Work to be completed: Can you give all the records again without altering a single character?
___
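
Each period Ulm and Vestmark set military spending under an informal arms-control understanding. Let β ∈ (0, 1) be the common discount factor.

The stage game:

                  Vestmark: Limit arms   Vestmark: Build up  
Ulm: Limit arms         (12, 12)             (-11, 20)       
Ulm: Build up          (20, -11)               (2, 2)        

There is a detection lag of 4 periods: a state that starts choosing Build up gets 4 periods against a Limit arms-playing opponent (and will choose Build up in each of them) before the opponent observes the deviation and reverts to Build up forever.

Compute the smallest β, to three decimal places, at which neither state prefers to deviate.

0.816

Deviating for the 4 undetected periods gains 20−12 = 8 per period over cooperation, then loses 12−2 = 10 per period forever once punishment starts.
Gain: 8(1 + β + … + β^3); loss: 10·β^4/(1−β).
No profitable deviation ⇔ 8(1−β^4) ≤ 10·β^4, i.e. β^4 ≥ 8/(8+10) = 4/9.
Hence β ≥ (4/9)^(1/4) ≈ 0.816.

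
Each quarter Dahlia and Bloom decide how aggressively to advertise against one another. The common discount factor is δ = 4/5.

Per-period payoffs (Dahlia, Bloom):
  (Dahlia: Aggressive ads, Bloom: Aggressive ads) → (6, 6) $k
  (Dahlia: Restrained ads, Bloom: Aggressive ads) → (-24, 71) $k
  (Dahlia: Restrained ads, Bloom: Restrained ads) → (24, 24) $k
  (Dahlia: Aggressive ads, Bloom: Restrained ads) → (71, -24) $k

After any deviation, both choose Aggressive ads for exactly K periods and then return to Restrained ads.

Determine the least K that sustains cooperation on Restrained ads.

No profitable deviation requires (24−6)(δ+…+δ^K) ≥ 71−24, i.e. δ+…+δ^K ≥ 47/18 ≈ 2.6111.
With δ = 4/5, the partial sums are K=1: 0.8000, K=2: 1.4400, K=3: 1.9520, K=4: 2.3616, K=5: 2.6893.
K = 5 is the first length at which the sum reaches 2.6111.

5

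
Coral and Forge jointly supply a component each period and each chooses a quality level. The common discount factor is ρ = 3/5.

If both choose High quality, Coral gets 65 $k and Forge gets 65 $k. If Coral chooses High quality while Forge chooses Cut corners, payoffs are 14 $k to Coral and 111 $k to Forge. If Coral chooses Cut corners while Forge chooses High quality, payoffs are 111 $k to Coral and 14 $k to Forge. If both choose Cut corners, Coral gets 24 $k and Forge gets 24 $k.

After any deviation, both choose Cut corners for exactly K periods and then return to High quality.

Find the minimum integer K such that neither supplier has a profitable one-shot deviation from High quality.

No profitable deviation requires (65−24)(ρ+…+ρ^K) ≥ 111−65, i.e. ρ+…+ρ^K ≥ 46/41 ≈ 1.1220.
With ρ = 3/5, the partial sums are K=1: 0.6000, K=2: 0.9600, K=3: 1.1760.
K = 3 is the first length at which the sum reaches 1.1220.

3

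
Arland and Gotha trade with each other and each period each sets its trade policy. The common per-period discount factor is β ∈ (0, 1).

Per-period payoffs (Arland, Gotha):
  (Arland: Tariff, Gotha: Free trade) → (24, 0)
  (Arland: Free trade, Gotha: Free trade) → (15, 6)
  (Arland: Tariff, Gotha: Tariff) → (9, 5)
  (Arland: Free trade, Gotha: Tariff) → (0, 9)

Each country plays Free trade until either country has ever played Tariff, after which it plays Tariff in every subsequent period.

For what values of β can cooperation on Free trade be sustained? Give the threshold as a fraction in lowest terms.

3/4

Arland's threshold: (24−15)/(24−9) = 3/5.
Gotha's threshold: (9−6)/(9−5) = 3/4.
3/5 < 3/4, so Gotha binds and β* = 3/4.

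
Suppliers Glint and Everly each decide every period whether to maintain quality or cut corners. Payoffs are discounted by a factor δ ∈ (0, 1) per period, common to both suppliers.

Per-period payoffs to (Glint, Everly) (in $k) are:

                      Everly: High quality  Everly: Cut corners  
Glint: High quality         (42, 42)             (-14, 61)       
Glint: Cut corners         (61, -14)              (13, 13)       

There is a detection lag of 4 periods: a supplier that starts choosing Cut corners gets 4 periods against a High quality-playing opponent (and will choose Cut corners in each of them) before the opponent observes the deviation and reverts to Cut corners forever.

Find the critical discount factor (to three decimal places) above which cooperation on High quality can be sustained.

The best deviation is to choose Cut corners for all 4 undetected periods, earning 61 each, then 13 forever once detected.
Deviation value: 61(1−δ^4)/(1−δ) + 13δ^4/(1−δ); cooperation value: 42/(1−δ).
IC: 42 ≥ 61(1−δ^4) + 13δ^4 = 61 − 48δ^4.
So δ^4 ≥ 19/48, giving δ ≥ (19/48)^(1/4) ≈ 0.793.

0.793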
___
Exercise output:
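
Each period Ulm and Vestmark set military spending under an informal arms-control understanding. Let β ∈ (0, 1) be the common discount factor.

The stage game:

                  Vestmark: Limit arms   Vestmark: Build up  
Ulm: Limit arms         (12, 12)             (-11, 20)       
Ulm: Build up          (20, -11)               (2, 2)        

There is a detection lag of 4 periods: a state that starts choosing Build up gets 4 periods against a Limit arms-playing opponent (and will choose Build up in each of them) before the opponent observes the deviation and reverts to Build up forever.

Compute the smallest β, to three decimal places, at which neither state prefers to deviate.

0.816

Deviating for the 4 undetected periods gains 20−12 = 8 per period over cooperation, then loses 12−2 = 10 per period forever once punishment starts.
Gain: 8(1 + β + … + β^3); loss: 10·β^4/(1−β).
No profitable deviation ⇔ 8(1−β^4) ≤ 10·β^4, i.e. β^4 ≥ 8/(8+10) = 4/9.
Hence β ≥ (4/9)^(1/4) ≈ 0.816.

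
Each quarter Dahlia and Bloom decide how aggressively to advertise against one another. The common discount factor is δ = 4/5.

Per-period payoffs (Dahlia, Bloom):
  (Dahlia: Aggressive ads, Bloom: Aggressive ads) → (6, 6) $k
  (Dahlia: Restrained ads, Bloom: Aggressive ads) → (-24, 71) $k
  (Dahlia: Restrained ads, Bloom: Restrained ads) → (24, 24) $k
  (Dahlia: Aggressive ads, Bloom: Restrained ads) → (71, -24) $k

After any deviation, both choose Aggressive ads for exactly K periods and then return to Restrained ads.

Determine the least K that sustains cooperation on Restrained ads.

No profitable deviation requires (24−6)(δ+…+δ^K) ≥ 71−24, i.e. δ+…+δ^K ≥ 47/18 ≈ 2.6111.
With δ = 4/5, the partial sums are K=1: 0.8000, K=2: 1.4400, K=3: 1.9520, K=4: 2.3616, K=5: 2.6893.
K = 5 is the first length at which the sum reaches 2.6111.

5

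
Coral and Forge jointly supply a component each period and each chooses a quality level. The common discount factor is ρ = 3/5.

If both choose High quality, Coral gets 65 $k and Forge gets 65 $k. If Coral chooses High quality while Forge chooses Cut corners, payoffs are 14 $k to Coral and 111 $k to Forge. If Coral chooses Cut corners while Forge chooses High quality, payoffs are 111 $k to Coral and 14 $k to Forge. If both choose Cut corners, Coral gets 24 $k and Forge gets 24 $k.

After any deviation, both choose Cut corners for exactly K periods and then return to High quality.

Find the minimum integer K such that neither supplier has a profitable one-shot deviation from High quality.

No profitable deviation requires (65−24)(ρ+…+ρ^K) ≥ 111−65, i.e. ρ+…+ρ^K ≥ 46/41 ≈ 1.1220.
With ρ = 3/5, the partial sums are K=1: 0.6000, K=2: 0.9600, K=3: 1.1760.
K = 3 is the first length at which the sum reaches 1.1220.

3

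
Arland and Gotha trade with each other and each period each sets its trade policy. The common per-period discount factor is β ∈ (0, 1).

Per-period payoffs (Arland, Gotha):
  (Arland: Tariff, Gotha: Free trade) → (24, 0)
  (Arland: Free trade, Gotha: Free trade) → (15, 6)
  (Arland: Tariff, Gotha: Tariff) → (9, 5)
  (Arland: Free trade, Gotha: Tariff) → (0, 9)

Each country plays Free trade until either country has ever played Tariff, after which it plays Tariff in every subsequent period.

For what values of β can cooperation on Free trade be sustained? Give the threshold as a fraction in lowest terms.

3/4

Arland's threshold: (24−15)/(24−9) = 3/5.
Gotha's threshold: (9−6)/(9−5) = 3/4.
3/5 < 3/4, so Gotha binds and β* = 3/4.

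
Suppliers Glint and Everly each decide every period whether to maintain quality or cut corners. Payoffs are discounted by a factor δ ∈ (0, 1) per period, common to both suppliers.

Per-period payoffs to (Glint, Everly) (in $k) are:

                      Everly: High quality  Everly: Cut corners  
Glint: High quality         (42, 42)             (-14, 61)       
Glint: Cut corners         (61, -14)              (13, 13)       

There is a detection lag of 4 periods: a supplier that starts choosing Cut corners gets 4 periods against a High quality-playing opponent (and will choose Cut corners in each of them) before the opponent observes the deviation and reverts to Cut corners forever.

Find the critical discount factor (to three decimal places) above which cooperation on High quality can be sustained.

The best deviation is to choose Cut corners for all 4 undetected periods, earning 61 each, then 13 forever once detected.
Deviation value: 61(1−δ^4)/(1−δ) + 13δ^4/(1−δ); cooperation value: 42/(1−δ).
IC: 42 ≥ 61(1−δ^4) + 13δ^4 = 61 − 48δ^4.
So δ^4 ≥ 19/48, giving δ ≥ (19/48)^(1/4) ≈ 0.793.

0.793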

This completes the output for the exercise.